Exercise prompt: Set down the entries once more exactly as they were written.
── Data
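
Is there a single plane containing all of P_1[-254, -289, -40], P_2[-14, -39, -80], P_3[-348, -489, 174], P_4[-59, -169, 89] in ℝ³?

Yes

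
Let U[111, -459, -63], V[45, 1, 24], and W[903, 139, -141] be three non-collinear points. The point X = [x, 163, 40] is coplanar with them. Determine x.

89

A normal to the plane is n = UV × UW = (-87906, 63756, -403788).
X lies in the plane iff n · UX = 0.
This gives (-87906)x + (7823634) = 0, so x = 89.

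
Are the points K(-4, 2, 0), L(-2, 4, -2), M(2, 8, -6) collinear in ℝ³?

Yes

KL = (2, 2, -2), KM = (6, 6, -6).
Each component of KM is 3 times the corresponding component of KL, so KM = 3·KL and the points are collinear.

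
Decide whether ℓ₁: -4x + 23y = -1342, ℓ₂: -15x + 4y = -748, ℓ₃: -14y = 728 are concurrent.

No

Lines aᵢx + bᵢy = cᵢ with pairwise distinct directions are concurrent exactly when det[aᵢ bᵢ cᵢ] = 0.
Here the determinant is -420.
Nonzero, so no common point exists.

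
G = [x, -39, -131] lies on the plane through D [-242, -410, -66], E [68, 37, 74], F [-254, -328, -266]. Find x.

-40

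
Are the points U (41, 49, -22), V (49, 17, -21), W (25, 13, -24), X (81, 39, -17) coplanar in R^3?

Yes

With U as base: UV = (8, -32, 1), UW = (-16, -36, -2), UX = (40, -10, 5).
UW × UX = (-200, 0, 1600).
UV · (UW × UX) = 0.
The scalar triple product vanishes, so the four points are coplanar.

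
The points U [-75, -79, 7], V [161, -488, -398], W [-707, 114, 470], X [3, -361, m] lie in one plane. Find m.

Normal to plane UVW: n = (-111202, 146692, -212940); plane equation n·P = -4739098.
Requiring n·X = -4739098: (-212940)m + (-53289418) = -4739098.
So m = -228.

-228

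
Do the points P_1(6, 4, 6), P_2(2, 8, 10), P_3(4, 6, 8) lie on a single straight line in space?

Yes

P_1P_2 = (-4, 4, 4), P_1P_3 = (-2, 2, 2).
P_1P_2 × P_1P_3 = (0, 0, 0).
The cross product vanishes, so the three points are collinear.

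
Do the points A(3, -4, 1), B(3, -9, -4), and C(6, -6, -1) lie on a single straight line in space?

No

AB = (0, -5, -5), AC = (3, -2, -2).
Comparing components 3 and 1: (-5)(3) − (0)(-2) = -15 ≠ 0, so AB and AC are not parallel and the points are not collinear.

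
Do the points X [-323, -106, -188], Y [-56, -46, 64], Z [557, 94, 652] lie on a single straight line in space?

XY = (267, 60, 252), XZ = (880, 200, 840).
Comparing components 3 and 1: (252)(880) − (267)(840) = -2520 ≠ 0, so XY and XZ are not parallel and the points are not collinear.

No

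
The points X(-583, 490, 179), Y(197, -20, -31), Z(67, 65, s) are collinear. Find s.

4

Collinearity requires XY × XZ = 0; each component is linear in s.
The x-component gives (-510)s + (2040) = 0, so s = 4.
The remaining components then also vanish.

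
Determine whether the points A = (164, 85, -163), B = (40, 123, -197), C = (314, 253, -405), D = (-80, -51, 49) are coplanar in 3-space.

Yes

With A as base: AB = (-124, 38, -34), AC = (150, 168, -242), AD = (-244, -136, 212).
AC × AD = (2704, 27248, 20592).
AB · (AC × AD) = 0.
The scalar triple product vanishes, so the four points are coplanar.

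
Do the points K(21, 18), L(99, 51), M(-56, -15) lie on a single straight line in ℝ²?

No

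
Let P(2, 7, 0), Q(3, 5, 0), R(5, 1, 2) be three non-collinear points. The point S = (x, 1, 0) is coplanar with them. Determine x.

Coplanarity requires PQ · (PR × PS) = 0.
PQ = (1, -2, 0), PR = (3, -6, 2); the triple product is linear in x with coefficient -4 and constant term 20.
Setting it to zero: x = 5.

5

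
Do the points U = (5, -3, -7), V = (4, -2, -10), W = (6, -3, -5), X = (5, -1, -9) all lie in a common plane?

Yes

The four points are coplanar iff the 3×3 determinant with rows UV, UW, UX is zero.
Rows: (-1, 1, -3), (1, 0, 2), (0, 2, -2).
Expanding along the first row: (-1)(-4) − (1)(-2) + (-3)(2) = 0.
Zero determinant ⇒ coplanar.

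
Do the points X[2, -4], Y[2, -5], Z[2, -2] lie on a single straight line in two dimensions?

Yes

XY = (0, -1), XZ = (0, 2).
Twice the signed area of △XYZ is (0)(2) − (-1)(0) = 0.
The triangle is degenerate (zero area), so the points are collinear.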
────
Solution for this exercise:
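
Is there a single plane containing all of P_1[-254, -289, -40], P_2[-14, -39, -80], P_3[-348, -489, 174], P_4[-59, -169, 89] in ℝ³?

Yes

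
Let U[111, -459, -63], V[45, 1, 24], and W[903, 139, -141] be three non-collinear points. The point X = [x, 163, 40] is coplanar with them. Determine x.

89

A normal to the plane is n = UV × UW = (-87906, 63756, -403788).
X lies in the plane iff n · UX = 0.
This gives (-87906)x + (7823634) = 0, so x = 89.

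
Are the points K(-4, 2, 0), L(-2, 4, -2), M(2, 8, -6) collinear in ℝ³?

Yes

KL = (2, 2, -2), KM = (6, 6, -6).
Each component of KM is 3 times the corresponding component of KL, so KM = 3·KL and the points are collinear.

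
Decide whether ℓ₁: -4x + 23y = -1342, ℓ₂: -15x + 4y = -748, ℓ₃: -14y = 728 are concurrent.

No

Lines aᵢx + bᵢy = cᵢ with pairwise distinct directions are concurrent exactly when det[aᵢ bᵢ cᵢ] = 0.
Here the determinant is -420.
Nonzero, so no common point exists.

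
G = [x, -39, -131] lies on the plane through D [-242, -410, -66], E [68, 37, 74], F [-254, -328, -266]. Find x.

-40

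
Are the points U (41, 49, -22), V (49, 17, -21), W (25, 13, -24), X (81, 39, -17) coplanar in R^3?

Yes

With U as base: UV = (8, -32, 1), UW = (-16, -36, -2), UX = (40, -10, 5).
UW × UX = (-200, 0, 1600).
UV · (UW × UX) = 0.
The scalar triple product vanishes, so the four points are coplanar.

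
The points U [-75, -79, 7], V [161, -488, -398], W [-707, 114, 470], X [3, -361, m] lie in one plane. Find m.

Normal to plane UVW: n = (-111202, 146692, -212940); plane equation n·P = -4739098.
Requiring n·X = -4739098: (-212940)m + (-53289418) = -4739098.
So m = -228.

-228

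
Do the points P_1(6, 4, 6), P_2(2, 8, 10), P_3(4, 6, 8) lie on a single straight line in space?

Yes

P_1P_2 = (-4, 4, 4), P_1P_3 = (-2, 2, 2).
P_1P_2 × P_1P_3 = (0, 0, 0).
The cross product vanishes, so the three points are collinear.

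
Do the points A(3, -4, 1), B(3, -9, -4), and C(6, -6, -1) lie on a single straight line in space?

No

AB = (0, -5, -5), AC = (3, -2, -2).
Comparing components 3 and 1: (-5)(3) − (0)(-2) = -15 ≠ 0, so AB and AC are not parallel and the points are not collinear.

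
Do the points X [-323, -106, -188], Y [-56, -46, 64], Z [557, 94, 652] lie on a single straight line in space?

XY = (267, 60, 252), XZ = (880, 200, 840).
Comparing components 3 and 1: (252)(880) − (267)(840) = -2520 ≠ 0, so XY and XZ are not parallel and the points are not collinear.

No

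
The points X(-583, 490, 179), Y(197, -20, -31), Z(67, 65, s) are collinear. Find s.

4

Collinearity requires XY × XZ = 0; each component is linear in s.
The x-component gives (-510)s + (2040) = 0, so s = 4.
The remaining components then also vanish.

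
Determine whether the points A = (164, 85, -163), B = (40, 123, -197), C = (314, 253, -405), D = (-80, -51, 49) are coplanar in 3-space.

Yes

With A as base: AB = (-124, 38, -34), AC = (150, 168, -242), AD = (-244, -136, 212).
AC × AD = (2704, 27248, 20592).
AB · (AC × AD) = 0.
The scalar triple product vanishes, so the four points are coplanar.

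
Do the points K(21, 18), L(99, 51), M(-56, -15) lie on a single straight line in ℝ²?

No

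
Let P(2, 7, 0), Q(3, 5, 0), R(5, 1, 2) be three non-collinear points. The point S = (x, 1, 0) is coplanar with them. Determine x.

Coplanarity requires PQ · (PR × PS) = 0.
PQ = (1, -2, 0), PR = (3, -6, 2); the triple product is linear in x with coefficient -4 and constant term 20.
Setting it to zero: x = 5.

5

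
Do the points U = (5, -3, -7), V = (4, -2, -10), W = (6, -3, -5), X = (5, -1, -9) all lie in a common plane?

Yes

The four points are coplanar iff the 3×3 determinant with rows UV, UW, UX is zero.
Rows: (-1, 1, -3), (1, 0, 2), (0, 2, -2).
Expanding along the first row: (-1)(-4) − (1)(-2) + (-3)(2) = 0.
Zero determinant ⇒ coplanar.

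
Do the points X[2, -4], Y[2, -5], Z[2, -2] lie on a single straight line in two dimensions?

Yes

XY = (0, -1), XZ = (0, 2).
Twice the signed area of △XYZ is (0)(2) − (-1)(0) = 0.
The triangle is degenerate (zero area), so the points are collinear.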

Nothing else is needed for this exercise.